§ **WHAT YOU WILL DO**
Print out every entry, keeping each line identical to the original.

**** DATA IN THIS EXERCISE ****

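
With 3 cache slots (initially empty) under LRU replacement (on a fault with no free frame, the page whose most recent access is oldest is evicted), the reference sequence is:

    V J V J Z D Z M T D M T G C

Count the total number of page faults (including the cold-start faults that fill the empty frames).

9

V → fault, frames {V}
J → fault, frames {V,J}
V → hit
J → hit
Z → fault, frames {V,J,Z}
D → fault, evict V, frames {J,Z,D}
Z → hit
M → fault, evict J, frames {D,Z,M}
T → fault, evict D, frames {Z,M,T}
D → fault, evict Z, frames {M,T,D}
M → hit
T → hit
G → fault, evict D, frames {M,T,G}
C → fault, evict M, frames {T,G,C}
Page faults: 9.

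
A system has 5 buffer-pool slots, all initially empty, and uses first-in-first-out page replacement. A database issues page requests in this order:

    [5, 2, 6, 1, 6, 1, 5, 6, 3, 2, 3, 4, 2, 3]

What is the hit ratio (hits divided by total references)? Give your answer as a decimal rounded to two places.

0.57

5 -> miss, frames (5)
2 -> miss, frames (5 2)
6 -> miss, frames (5 2 6)
1 -> miss, frames (5 2 6 1)
6 -> hit
1 -> hit
5 -> hit
6 -> hit
3 -> miss, frames (5 2 6 1 3)
2 -> hit
3 -> hit
4 -> miss, evict 5, frames (2 6 1 3 4)
2 -> hit
3 -> hit
Hits: 8 of 14 references → 8/14 = 0.5714.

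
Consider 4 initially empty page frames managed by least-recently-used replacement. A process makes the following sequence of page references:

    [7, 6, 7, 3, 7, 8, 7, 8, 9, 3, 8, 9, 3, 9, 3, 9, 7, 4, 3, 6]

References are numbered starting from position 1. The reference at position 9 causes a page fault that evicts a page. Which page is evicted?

6

pos 1: 7 -> fault, frames (7)
pos 2: 6 -> fault, frames (7 6)
pos 3: 7 -> hit
pos 4: 3 -> fault, frames (6 7 3)
pos 5: 7 -> hit
pos 6: 8 -> fault, frames (6 3 7 8)
pos 7: 7 -> hit
pos 8: 8 -> hit
pos 9: 9 -> fault, evict 6, frames (3 7 8 9)
At position 9, page 6 is evicted.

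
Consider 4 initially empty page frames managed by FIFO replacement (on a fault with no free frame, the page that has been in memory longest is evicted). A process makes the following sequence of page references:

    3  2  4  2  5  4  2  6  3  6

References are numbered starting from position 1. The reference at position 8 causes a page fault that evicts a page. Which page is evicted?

pos 1: 3 → miss, frames (3)
pos 2: 2 → miss, frames (3 2)
pos 3: 4 → miss, frames (3 2 4)
pos 4: 2 → hit
pos 5: 5 → miss, frames (3 2 4 5)
pos 6: 4 → hit
pos 7: 2 → hit
pos 8: 6 → miss, evict 3, frames (2 4 5 6)
At position 8, page 3 is evicted.

3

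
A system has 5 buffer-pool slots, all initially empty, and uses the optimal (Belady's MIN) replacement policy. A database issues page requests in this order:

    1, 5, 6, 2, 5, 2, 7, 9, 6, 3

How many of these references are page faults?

1: fault, frames (1)
5: fault, frames (1 5)
6: fault, frames (1 5 6)
2: fault, frames (1 5 6 2)
5: hit
2: hit
7: fault, frames (1 5 6 2 7)
9: fault, evict 7, frames (1 5 6 2 9)
6: hit
3: fault, evict 9, frames (1 5 6 2 3)
Page faults: 7.

7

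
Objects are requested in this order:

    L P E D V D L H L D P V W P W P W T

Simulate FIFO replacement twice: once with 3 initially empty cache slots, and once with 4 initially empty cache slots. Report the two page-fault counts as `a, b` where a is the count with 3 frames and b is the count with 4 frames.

12, 10

3 frames: F F F F F . F F . F F F F . . . . F → 12 faults.
4 frames: F F F F F . F F . . F . F . . . . F → 10 faults.
10 < 12: adding a frame reduced faults, as is typical.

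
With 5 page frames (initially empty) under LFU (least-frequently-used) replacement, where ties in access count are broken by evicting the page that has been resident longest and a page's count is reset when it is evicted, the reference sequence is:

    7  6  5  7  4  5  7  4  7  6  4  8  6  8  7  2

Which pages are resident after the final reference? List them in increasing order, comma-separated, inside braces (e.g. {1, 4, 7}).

7 → miss, frames {7}
6 → miss, frames {7,6}
5 → miss, frames {7,6,5}
7 → hit
4 → miss, frames {7,6,5,4}
5 → hit
7 → hit
4 → hit
7 → hit
6 → hit
4 → hit
8 → miss, frames {7,6,5,4,8}
6 → hit
8 → hit
7 → hit
2 → miss, evict 5, frames {7,6,4,8,2}

{2, 4, 6, 7, 8}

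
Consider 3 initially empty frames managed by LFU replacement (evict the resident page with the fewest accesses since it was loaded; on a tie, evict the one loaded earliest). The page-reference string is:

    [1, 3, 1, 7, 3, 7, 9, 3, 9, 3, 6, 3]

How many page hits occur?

1 -> fault, frames (1)
3 -> fault, frames (1 3)
1 -> hit
7 -> fault, frames (1 3 7)
3 -> hit
7 -> hit
9 -> fault, evict 1, frames (3 7 9)
3 -> hit
9 -> hit
3 -> hit
6 -> fault, evict 7, frames (3 9 6)
3 -> hit
Hits: 7.

7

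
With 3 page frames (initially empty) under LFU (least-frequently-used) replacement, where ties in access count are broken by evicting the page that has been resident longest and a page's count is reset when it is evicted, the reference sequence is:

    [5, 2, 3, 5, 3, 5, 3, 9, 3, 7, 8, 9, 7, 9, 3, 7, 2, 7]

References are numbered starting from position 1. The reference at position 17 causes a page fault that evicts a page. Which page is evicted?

7

pos 1: 5 → fault, frames (5)
pos 2: 2 → fault, frames (5 2)
pos 3: 3 → fault, frames (5 2 3)
pos 4: 5 → hit
pos 5: 3 → hit
pos 6: 5 → hit
pos 7: 3 → hit
pos 8: 9 → fault, evict 2, frames (5 3 9)
pos 9: 3 → hit
pos 10: 7 → fault, evict 9, frames (5 3 7)
pos 11: 8 → fault, evict 7, frames (5 3 8)
pos 12: 9 → fault, evict 8, frames (5 3 9)
pos 13: 7 → fault, evict 9, frames (5 3 7)
pos 14: 9 → fault, evict 7, frames (5 3 9)
pos 15: 3 → hit
pos 16: 7 → fault, evict 9, frames (5 3 7)
pos 17: 2 → fault, evict 7, frames (5 3 2)
At position 17, page 7 is evicted.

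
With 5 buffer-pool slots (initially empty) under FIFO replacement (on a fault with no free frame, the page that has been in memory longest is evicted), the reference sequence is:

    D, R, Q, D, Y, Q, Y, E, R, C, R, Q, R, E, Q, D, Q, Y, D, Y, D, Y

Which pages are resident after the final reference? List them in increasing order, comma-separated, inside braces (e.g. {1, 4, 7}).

{C, D, E, Q, Y}

D -> fault, frames [D]
R -> fault, frames [D, R]
Q -> fault, frames [D, R, Q]
D -> hit
Y -> fault, frames [D, R, Q, Y]
Q -> hit
Y -> hit
E -> fault, frames [D, R, Q, Y, E]
R -> hit
C -> fault, evict D, frames [R, Q, Y, E, C]
R -> hit
Q -> hit
R -> hit
E -> hit
Q -> hit
D -> fault, evict R, frames [Q, Y, E, C, D]
Q -> hit
Y -> hit
D -> hit
Y -> hit
D -> hit
Y -> hit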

****

§ **RESULT OF THE EXERCISE**
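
With 3 cache slots (initially empty) under LRU replacement (on a fault with no free frame, the page whose most recent access is oldest is evicted), the reference sequence is:

    V J V J Z D Z M T D M T G C

Count the total number of page faults (including the cold-start faults that fill the empty frames).

9

V → fault, frames {V}
J → fault, frames {V,J}
V → hit
J → hit
Z → fault, frames {V,J,Z}
D → fault, evict V, frames {J,Z,D}
Z → hit
M → fault, evict J, frames {D,Z,M}
T → fault, evict D, frames {Z,M,T}
D → fault, evict Z, frames {M,T,D}
M → hit
T → hit
G → fault, evict D, frames {M,T,G}
C → fault, evict M, frames {T,G,C}
Page faults: 9.

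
A system has 5 buffer-pool slots, all initially empty, and uses first-in-first-out page replacement. A database issues page requests in this order:

    [5, 2, 6, 1, 6, 1, 5, 6, 3, 2, 3, 4, 2, 3]

What is the hit ratio (hits divided by total references)? Give your answer as a decimal rounded to two places.

0.57

5 -> miss, frames (5)
2 -> miss, frames (5 2)
6 -> miss, frames (5 2 6)
1 -> miss, frames (5 2 6 1)
6 -> hit
1 -> hit
5 -> hit
6 -> hit
3 -> miss, frames (5 2 6 1 3)
2 -> hit
3 -> hit
4 -> miss, evict 5, frames (2 6 1 3 4)
2 -> hit
3 -> hit
Hits: 8 of 14 references → 8/14 = 0.5714.

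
Consider 4 initially empty page frames managed by least-recently-used replacement. A process makes the following sequence of page references:

    [7, 6, 7, 3, 7, 8, 7, 8, 9, 3, 8, 9, 3, 9, 3, 9, 7, 4, 3, 6]

References are numbered starting from position 1. The reference at position 9 causes a page fault that evicts a page. Which page is evicted?

6

pos 1: 7 -> fault, frames (7)
pos 2: 6 -> fault, frames (7 6)
pos 3: 7 -> hit
pos 4: 3 -> fault, frames (6 7 3)
pos 5: 7 -> hit
pos 6: 8 -> fault, frames (6 3 7 8)
pos 7: 7 -> hit
pos 8: 8 -> hit
pos 9: 9 -> fault, evict 6, frames (3 7 8 9)
At position 9, page 6 is evicted.

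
Consider 4 initially empty page frames managed by FIFO replacement (on a fault with no free frame, the page that has been in memory longest is evicted). A process makes the following sequence of page references:

    3  2  4  2  5  4  2  6  3  6

References are numbered starting from position 1. The reference at position 8 causes a page fault that evicts a page. Which page is evicted?

pos 1: 3 → miss, frames (3)
pos 2: 2 → miss, frames (3 2)
pos 3: 4 → miss, frames (3 2 4)
pos 4: 2 → hit
pos 5: 5 → miss, frames (3 2 4 5)
pos 6: 4 → hit
pos 7: 2 → hit
pos 8: 6 → miss, evict 3, frames (2 4 5 6)
At position 8, page 3 is evicted.

3

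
A system has 5 buffer-pool slots, all initially empty, and uses the optimal (Belady's MIN) replacement policy. A database issues page requests in this order:

    1, 5, 6, 2, 5, 2, 7, 9, 6, 3

How many of these references are page faults?

1: fault, frames (1)
5: fault, frames (1 5)
6: fault, frames (1 5 6)
2: fault, frames (1 5 6 2)
5: hit
2: hit
7: fault, frames (1 5 6 2 7)
9: fault, evict 7, frames (1 5 6 2 9)
6: hit
3: fault, evict 9, frames (1 5 6 2 3)
Page faults: 7.

7

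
Objects are requested in this order:

    L P E D V D L H L D P V W P W P W T

Simulate FIFO replacement twice: once with 3 initially empty cache slots, and once with 4 initially empty cache slots. Report the two page-fault counts as `a, b` where a is the count with 3 frames and b is the count with 4 frames.

12, 10

3 frames: F F F F F . F F . F F F F . . . . F → 12 faults.
4 frames: F F F F F . F F . . F . F . . . . F → 10 faults.
10 < 12: adding a frame reduced faults, as is typical.

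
With 5 page frames (initially empty) under LFU (least-frequently-used) replacement, where ties in access count are broken by evicting the page that has been resident longest and a page's count is reset when it is evicted, the reference sequence is:

    7  6  5  7  4  5  7  4  7  6  4  8  6  8  7  2

Which pages are resident after the final reference? List them in increasing order, comma-separated, inside braces (e.g. {1, 4, 7}).

7 → miss, frames {7}
6 → miss, frames {7,6}
5 → miss, frames {7,6,5}
7 → hit
4 → miss, frames {7,6,5,4}
5 → hit
7 → hit
4 → hit
7 → hit
6 → hit
4 → hit
8 → miss, frames {7,6,5,4,8}
6 → hit
8 → hit
7 → hit
2 → miss, evict 5, frames {7,6,4,8,2}

{2, 4, 6, 7, 8}

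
Consider 3 initially empty frames managed by LFU replacement (evict the resident page with the fewest accesses since it was loaded; on a tie, evict the one loaded earliest). The page-reference string is:

    [1, 3, 1, 7, 3, 7, 9, 3, 9, 3, 6, 3]

How many page hits occur?

1 -> fault, frames (1)
3 -> fault, frames (1 3)
1 -> hit
7 -> fault, frames (1 3 7)
3 -> hit
7 -> hit
9 -> fault, evict 1, frames (3 7 9)
3 -> hit
9 -> hit
3 -> hit
6 -> fault, evict 7, frames (3 9 6)
3 -> hit
Hits: 7.

7

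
With 3 page frames (initially empty) under LFU (least-frequently-used) replacement, where ties in access count are broken by evicting the page that has been resident longest and a page's count is reset when it is evicted, the reference sequence is:

    [5, 2, 3, 5, 3, 5, 3, 9, 3, 7, 8, 9, 7, 9, 3, 7, 2, 7]

References are numbered starting from position 1. The reference at position 17 causes a page fault that evicts a page. Which page is evicted?

7

pos 1: 5 → fault, frames (5)
pos 2: 2 → fault, frames (5 2)
pos 3: 3 → fault, frames (5 2 3)
pos 4: 5 → hit
pos 5: 3 → hit
pos 6: 5 → hit
pos 7: 3 → hit
pos 8: 9 → fault, evict 2, frames (5 3 9)
pos 9: 3 → hit
pos 10: 7 → fault, evict 9, frames (5 3 7)
pos 11: 8 → fault, evict 7, frames (5 3 8)
pos 12: 9 → fault, evict 8, frames (5 3 9)
pos 13: 7 → fault, evict 9, frames (5 3 7)
pos 14: 9 → fault, evict 7, frames (5 3 9)
pos 15: 3 → hit
pos 16: 7 → fault, evict 9, frames (5 3 7)
pos 17: 2 → fault, evict 7, frames (5 3 2)
At position 17, page 7 is evicted.

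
With 5 buffer-pool slots (initially empty) under FIFO replacement (on a fault with no free frame, the page that has been in memory longest is evicted), the reference sequence is:

    D, R, Q, D, Y, Q, Y, E, R, C, R, Q, R, E, Q, D, Q, Y, D, Y, D, Y

Which pages are resident after the final reference? List them in increasing order, comma-separated, inside braces (e.g. {1, 4, 7}).

{C, D, E, Q, Y}

D -> fault, frames [D]
R -> fault, frames [D, R]
Q -> fault, frames [D, R, Q]
D -> hit
Y -> fault, frames [D, R, Q, Y]
Q -> hit
Y -> hit
E -> fault, frames [D, R, Q, Y, E]
R -> hit
C -> fault, evict D, frames [R, Q, Y, E, C]
R -> hit
Q -> hit
R -> hit
E -> hit
Q -> hit
D -> fault, evict R, frames [Q, Y, E, C, D]
Q -> hit
Y -> hit
D -> hit
Y -> hit
D -> hit
Y -> hit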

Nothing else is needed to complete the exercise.